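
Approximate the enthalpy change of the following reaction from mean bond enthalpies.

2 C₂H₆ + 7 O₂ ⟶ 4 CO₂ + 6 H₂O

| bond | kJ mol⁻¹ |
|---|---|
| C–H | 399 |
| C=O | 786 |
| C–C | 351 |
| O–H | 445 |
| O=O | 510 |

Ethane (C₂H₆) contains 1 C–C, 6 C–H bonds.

Bonds broken (reactants):
  C–C: 2 × 351 = 702
  C–H: 12 × 399 = 4788
  O=O: 7 × 510 = 3570
  Σ(broken) = 9060 kJ
Bonds formed (products):
  C=O: 8 × 786 = 6288
  O–H: 12 × 445 = 5340
  Σ(formed) = 11628 kJ
ΔH = Σ(broken) − Σ(formed) = 9060 − 11628 = −2568 kJ

ΔH ≈ −2568 kJ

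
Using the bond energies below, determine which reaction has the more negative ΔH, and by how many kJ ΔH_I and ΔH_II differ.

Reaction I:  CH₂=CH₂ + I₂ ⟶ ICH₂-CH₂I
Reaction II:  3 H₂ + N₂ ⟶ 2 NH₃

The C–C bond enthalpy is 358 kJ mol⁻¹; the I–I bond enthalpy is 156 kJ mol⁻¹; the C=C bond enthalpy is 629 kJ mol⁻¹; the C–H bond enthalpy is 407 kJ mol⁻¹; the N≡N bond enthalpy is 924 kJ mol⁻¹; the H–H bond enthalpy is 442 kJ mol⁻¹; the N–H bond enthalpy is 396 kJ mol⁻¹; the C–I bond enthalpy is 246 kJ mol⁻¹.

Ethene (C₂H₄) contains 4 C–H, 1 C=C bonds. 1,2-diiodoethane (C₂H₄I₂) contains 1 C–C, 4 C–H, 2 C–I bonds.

Reaction I:
  Bonds broken (reactants):
    C–H: 4 × 407 = 1628
    C=C: 1 × 629 = 629
    I–I: 1 × 156 = 156
    Σ(broken) = 2413 kJ
  Bonds formed (products):
    C–C: 1 × 358 = 358
    C–H: 4 × 407 = 1628
    C–I: 2 × 246 = 492
    Σ(formed) = 2478 kJ
  ΔH_I = 2413 − 2478 = −65 kJ
Reaction II:
  Bonds broken (reactants):
    H–H: 3 × 442 = 1326
    N≡N: 1 × 924 = 924
    Σ(broken) = 2250 kJ
  Bonds formed (products):
    N–H: 6 × 396 = 2376
    Σ(formed) = 2376 kJ
  ΔH_II = 2250 − 2376 = −126 kJ
ΔH_I − ΔH_II = +61 kJ, so reaction II has the more negative ΔH; |ΔH_I − ΔH_II| = 61 kJ.

Reaction II, by 61 kJ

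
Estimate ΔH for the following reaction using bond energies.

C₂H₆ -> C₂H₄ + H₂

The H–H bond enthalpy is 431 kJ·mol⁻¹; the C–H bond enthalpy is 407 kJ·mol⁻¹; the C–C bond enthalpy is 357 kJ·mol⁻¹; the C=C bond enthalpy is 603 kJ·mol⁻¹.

Bonds broken (reactants):
  C–C: 1 × 357 = 357
  C–H: 6 × 407 = 2442
  Σ(broken) = 2799 kJ
Bonds formed (products):
  C–H: 4 × 407 = 1628
  C=C: 1 × 603 = 603
  H–H: 1 × 431 = 431
  Σ(formed) = 2662 kJ
ΔH = Σ(broken) − Σ(formed) = 2799 − 2662 = +137 kJ

ΔH ≈ +137 kJ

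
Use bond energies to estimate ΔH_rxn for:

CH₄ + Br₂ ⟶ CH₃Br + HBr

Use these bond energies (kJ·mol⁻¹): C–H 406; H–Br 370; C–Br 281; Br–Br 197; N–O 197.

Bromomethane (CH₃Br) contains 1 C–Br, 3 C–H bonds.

ΔH ≈ −48 kJ

Bonds broken (reactants):
  Br–Br: 1 × 197 = 197
  C–H: 4 × 406 = 1624
  Σ(broken) = 1821 kJ
Bonds formed (products):
  C–Br: 1 × 281 = 281
  C–H: 3 × 406 = 1218
  H–Br: 1 × 370 = 370
  Σ(formed) = 1869 kJ
ΔH = Σ(broken) − Σ(formed) = 1821 − 1869 = −48 kJ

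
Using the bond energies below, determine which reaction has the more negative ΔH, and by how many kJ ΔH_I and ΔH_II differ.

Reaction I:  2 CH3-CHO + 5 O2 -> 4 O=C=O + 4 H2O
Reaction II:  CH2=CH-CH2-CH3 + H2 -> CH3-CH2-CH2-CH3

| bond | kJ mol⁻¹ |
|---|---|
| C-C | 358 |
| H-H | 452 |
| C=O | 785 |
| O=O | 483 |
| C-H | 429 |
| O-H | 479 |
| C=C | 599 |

Reaction I, by 1814 kJ

Reaction I:
  Bonds broken (reactants):
    C-C: 2 × 358 = 716
    C-H: 8 × 429 = 3432
    C=O: 2 × 785 = 1570
    O=O: 5 × 483 = 2415
    Σ(broken) = 8133 kJ
  Bonds formed (products):
    C=O: 8 × 785 = 6280
    O-H: 8 × 479 = 3832
    Σ(formed) = 10112 kJ
  ΔH_I = 8133 − 10112 = −1979 kJ
Reaction II:
  Bonds broken (reactants):
    C-C: 2 × 358 = 716
    C-H: 8 × 429 = 3432
    C=C: 1 × 599 = 599
    H-H: 1 × 452 = 452
    Σ(broken) = 5199 kJ
  Bonds formed (products):
    C-C: 3 × 358 = 1074
    C-H: 10 × 429 = 4290
    Σ(formed) = 5364 kJ
  ΔH_II = 5199 − 5364 = −165 kJ
ΔH_I − ΔH_II = −1814 kJ, so reaction I has the more negative ΔH; |ΔH_I − ΔH_II| = 1814 kJ.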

EXERCISE:
Send back all of the material exactly as given.

SOLUTION FOR THIS EXERCISE:
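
Approximate the enthalpy change of the following reaction from mean bond enthalpies.

2 C₂H₆ + 7 O₂ ⟶ 4 CO₂ + 6 H₂O

| bond | kJ mol⁻¹ |
|---|---|
| C–H | 399 |
| C=O | 786 |
| C–C | 351 |
| O–H | 445 |
| O=O | 510 |

Ethane (C₂H₆) contains 1 C–C, 6 C–H bonds.

Bonds broken (reactants):
  C–C: 2 × 351 = 702
  C–H: 12 × 399 = 4788
  O=O: 7 × 510 = 3570
  Σ(broken) = 9060 kJ
Bonds formed (products):
  C=O: 8 × 786 = 6288
  O–H: 12 × 445 = 5340
  Σ(formed) = 11628 kJ
ΔH = Σ(broken) − Σ(formed) = 9060 − 11628 = −2568 kJ

ΔH ≈ −2568 kJ

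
Using the bond energies below, determine which reaction has the more negative ΔH, and by how many kJ ΔH_I and ΔH_II differ.

Reaction I:  CH₂=CH₂ + I₂ ⟶ ICH₂-CH₂I
Reaction II:  3 H₂ + N₂ ⟶ 2 NH₃

The C–C bond enthalpy is 358 kJ mol⁻¹; the I–I bond enthalpy is 156 kJ mol⁻¹; the C=C bond enthalpy is 629 kJ mol⁻¹; the C–H bond enthalpy is 407 kJ mol⁻¹; the N≡N bond enthalpy is 924 kJ mol⁻¹; the H–H bond enthalpy is 442 kJ mol⁻¹; the N–H bond enthalpy is 396 kJ mol⁻¹; the C–I bond enthalpy is 246 kJ mol⁻¹.

Ethene (C₂H₄) contains 4 C–H, 1 C=C bonds. 1,2-diiodoethane (C₂H₄I₂) contains 1 C–C, 4 C–H, 2 C–I bonds.

Reaction I:
  Bonds broken (reactants):
    C–H: 4 × 407 = 1628
    C=C: 1 × 629 = 629
    I–I: 1 × 156 = 156
    Σ(broken) = 2413 kJ
  Bonds formed (products):
    C–C: 1 × 358 = 358
    C–H: 4 × 407 = 1628
    C–I: 2 × 246 = 492
    Σ(formed) = 2478 kJ
  ΔH_I = 2413 − 2478 = −65 kJ
Reaction II:
  Bonds broken (reactants):
    H–H: 3 × 442 = 1326
    N≡N: 1 × 924 = 924
    Σ(broken) = 2250 kJ
  Bonds formed (products):
    N–H: 6 × 396 = 2376
    Σ(formed) = 2376 kJ
  ΔH_II = 2250 − 2376 = −126 kJ
ΔH_I − ΔH_II = +61 kJ, so reaction II has the more negative ΔH; |ΔH_I − ΔH_II| = 61 kJ.

Reaction II, by 61 kJ

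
Estimate ΔH for the following reaction using bond energies.

C₂H₆ -> C₂H₄ + H₂

The H–H bond enthalpy is 431 kJ·mol⁻¹; the C–H bond enthalpy is 407 kJ·mol⁻¹; the C–C bond enthalpy is 357 kJ·mol⁻¹; the C=C bond enthalpy is 603 kJ·mol⁻¹.

Bonds broken (reactants):
  C–C: 1 × 357 = 357
  C–H: 6 × 407 = 2442
  Σ(broken) = 2799 kJ
Bonds formed (products):
  C–H: 4 × 407 = 1628
  C=C: 1 × 603 = 603
  H–H: 1 × 431 = 431
  Σ(formed) = 2662 kJ
ΔH = Σ(broken) − Σ(formed) = 2799 − 2662 = +137 kJ

ΔH ≈ +137 kJ

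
Use bond energies to estimate ΔH_rxn for:

CH₄ + Br₂ ⟶ CH₃Br + HBr

Use these bond energies (kJ·mol⁻¹): C–H 406; H–Br 370; C–Br 281; Br–Br 197; N–O 197.

Bromomethane (CH₃Br) contains 1 C–Br, 3 C–H bonds.

ΔH ≈ −48 kJ

Bonds broken (reactants):
  Br–Br: 1 × 197 = 197
  C–H: 4 × 406 = 1624
  Σ(broken) = 1821 kJ
Bonds formed (products):
  C–Br: 1 × 281 = 281
  C–H: 3 × 406 = 1218
  H–Br: 1 × 370 = 370
  Σ(formed) = 1869 kJ
ΔH = Σ(broken) − Σ(formed) = 1821 − 1869 = −48 kJ

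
Using the bond energies below, determine which reaction has the more negative ΔH, and by how many kJ ΔH_I and ΔH_II differ.

Reaction I:  2 CH3-CHO + 5 O2 -> 4 O=C=O + 4 H2O
Reaction II:  CH2=CH-CH2-CH3 + H2 -> CH3-CH2-CH2-CH3

| bond | kJ mol⁻¹ |
|---|---|
| C-C | 358 |
| H-H | 452 |
| C=O | 785 |
| O=O | 483 |
| C-H | 429 |
| O-H | 479 |
| C=C | 599 |

Reaction I, by 1814 kJ

Reaction I:
  Bonds broken (reactants):
    C-C: 2 × 358 = 716
    C-H: 8 × 429 = 3432
    C=O: 2 × 785 = 1570
    O=O: 5 × 483 = 2415
    Σ(broken) = 8133 kJ
  Bonds formed (products):
    C=O: 8 × 785 = 6280
    O-H: 8 × 479 = 3832
    Σ(formed) = 10112 kJ
  ΔH_I = 8133 − 10112 = −1979 kJ
Reaction II:
  Bonds broken (reactants):
    C-C: 2 × 358 = 716
    C-H: 8 × 429 = 3432
    C=C: 1 × 599 = 599
    H-H: 1 × 452 = 452
    Σ(broken) = 5199 kJ
  Bonds formed (products):
    C-C: 3 × 358 = 1074
    C-H: 10 × 429 = 4290
    Σ(formed) = 5364 kJ
  ΔH_II = 5199 − 5364 = −165 kJ
ΔH_I − ΔH_II = −1814 kJ, so reaction I has the more negative ΔH; |ΔH_I − ΔH_II| = 1814 kJ.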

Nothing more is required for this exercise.